DATASET START

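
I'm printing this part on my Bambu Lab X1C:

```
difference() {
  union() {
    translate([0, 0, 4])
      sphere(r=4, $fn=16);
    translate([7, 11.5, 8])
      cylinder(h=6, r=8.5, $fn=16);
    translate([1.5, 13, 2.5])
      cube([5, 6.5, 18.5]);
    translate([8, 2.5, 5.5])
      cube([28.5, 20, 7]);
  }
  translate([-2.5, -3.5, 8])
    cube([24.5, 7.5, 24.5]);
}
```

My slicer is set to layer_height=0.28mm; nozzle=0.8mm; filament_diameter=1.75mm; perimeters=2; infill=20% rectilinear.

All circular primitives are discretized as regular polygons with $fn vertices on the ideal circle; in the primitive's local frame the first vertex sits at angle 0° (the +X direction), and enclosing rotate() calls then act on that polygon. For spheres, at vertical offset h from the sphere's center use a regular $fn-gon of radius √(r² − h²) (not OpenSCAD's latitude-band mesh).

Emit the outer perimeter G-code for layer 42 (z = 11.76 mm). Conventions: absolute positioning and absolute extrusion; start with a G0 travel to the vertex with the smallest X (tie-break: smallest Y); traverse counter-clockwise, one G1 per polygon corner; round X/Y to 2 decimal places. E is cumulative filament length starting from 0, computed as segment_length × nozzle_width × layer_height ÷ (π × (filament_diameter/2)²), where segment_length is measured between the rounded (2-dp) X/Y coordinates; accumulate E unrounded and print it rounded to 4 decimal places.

G0 X-1.50 Y11.50 Z11.76
G1 X-0.85 Y8.25 E0.3087
G1 X0.99 Y5.49 E0.6176
G1 X3.22 Y4.00 E0.8673
G1 X22.00 Y4.00 E2.6163
G1 X22.00 Y2.50 E2.7560
G1 X36.50 Y2.50 E4.1064
G1 X36.50 Y22.50 E5.9689
G1 X8.00 Y22.50 E8.6231
G1 X8.00 Y19.80 E8.8745
G1 X7.00 Y20.00 E8.9695
G1 X4.49 Y19.50 E9.2078
G1 X1.50 Y19.50 E9.4863
G1 X1.50 Y17.85 E9.6400
G1 X0.99 Y17.51 E9.6970
G1 X-0.85 Y14.75 E10.0060
G1 X-1.50 Y11.50 E10.3146

At z = 11.76 mm: the sphere is absent (|z−center|=7.760 > r=4); the r=8.5 cylinder at (7, 11.5) gives a regular 16-gon of circumradius 8.5 (constant along its height); the cube at (1.5, 13) is present — its section is the full 5×6.5 rectangle; the 28.5×20 cube at (8, 2.5) contributes its full rectangle; Taking the union: the regions partially overlap (shared area 124.22 mm²), so overlapping operands fuse into one piece — 1 connected region; the cube at (-2.5, -3.5) is present — its section is the full 24.5×7.5 rectangle; Taking the first minus the rest: starting from the result so far, the 24.5×7.5 cube at (-2.5, -3.5) partially overlaps it — only the 24.19 mm² overlap (of its 183.75 mm²) is removed, clipping the outline — 1 connected region. The outline is a single polygon with 16 vertices. Extrusion per mm of travel: 0.8 × 0.28 / (π × 0.875²) = 0.093128. Accumulating E over each segment gives final E = 10.3146.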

DATASET END

From the listing, reproduce every line where the word "translate" is present.

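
    translate([0, 0, 4])
    translate([7, 11.5, 8])
    translate([1.5, 13, 2.5])
    translate([8, 2.5, 5.5])
  translate([-2.5, -3.5, 8])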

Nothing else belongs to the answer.